• **Given records**
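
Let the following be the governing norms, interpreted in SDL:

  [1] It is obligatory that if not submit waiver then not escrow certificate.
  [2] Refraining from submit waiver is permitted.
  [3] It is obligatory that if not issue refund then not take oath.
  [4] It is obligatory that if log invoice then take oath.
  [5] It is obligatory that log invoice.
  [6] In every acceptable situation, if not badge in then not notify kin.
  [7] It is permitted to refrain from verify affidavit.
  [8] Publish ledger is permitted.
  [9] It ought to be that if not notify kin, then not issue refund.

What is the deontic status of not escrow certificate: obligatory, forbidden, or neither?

Premise 1 is O(¬submit_waiver → ¬escrow_certificate), but O(¬submit_waiver) is not derivable from the premises (the permission P(¬submit_waiver) asserts only ¬O(submit_waiver), not O(¬submit_waiver)), so it does not yield O(¬escrow_certificate).
No premise or chain of K-axiom applications forces O(¬escrow_certificate), and none forces O(escrow_certificate). So ¬escrow_certificate is neither obligatory nor forbidden under these norms.

Neither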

• **Problem to solve**
Each line of the listing is to be repeated exactly.

• **Written response**
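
Let the following be the governing norms, interpreted in SDL:

  [1] It is obligatory that if not submit waiver then not escrow certificate.
  [2] Refraining from submit waiver is permitted.
  [3] It is obligatory that if not issue refund then not take oath.
  [4] It is obligatory that if log invoice then take oath.
  [5] It is obligatory that log invoice.
  [6] In every acceptable situation, if not badge in then not notify kin.
  [7] It is permitted to refrain from verify affidavit.
  [8] Publish ledger is permitted.
  [9] It ought to be that if not notify kin, then not issue refund.

What is the deontic status of not escrow certificate: obligatory, forbidden, or neither?

Premise 1 is O(¬submit_waiver → ¬escrow_certificate), but O(¬submit_waiver) is not derivable from the premises (the permission P(¬submit_waiver) asserts only ¬O(submit_waiver), not O(¬submit_waiver)), so it does not yield O(¬escrow_certificate).
No premise or chain of K-axiom applications forces O(¬escrow_certificate), and none forces O(escrow_certificate). So ¬escrow_certificate is neither obligatory nor forbidden under these norms.

Neither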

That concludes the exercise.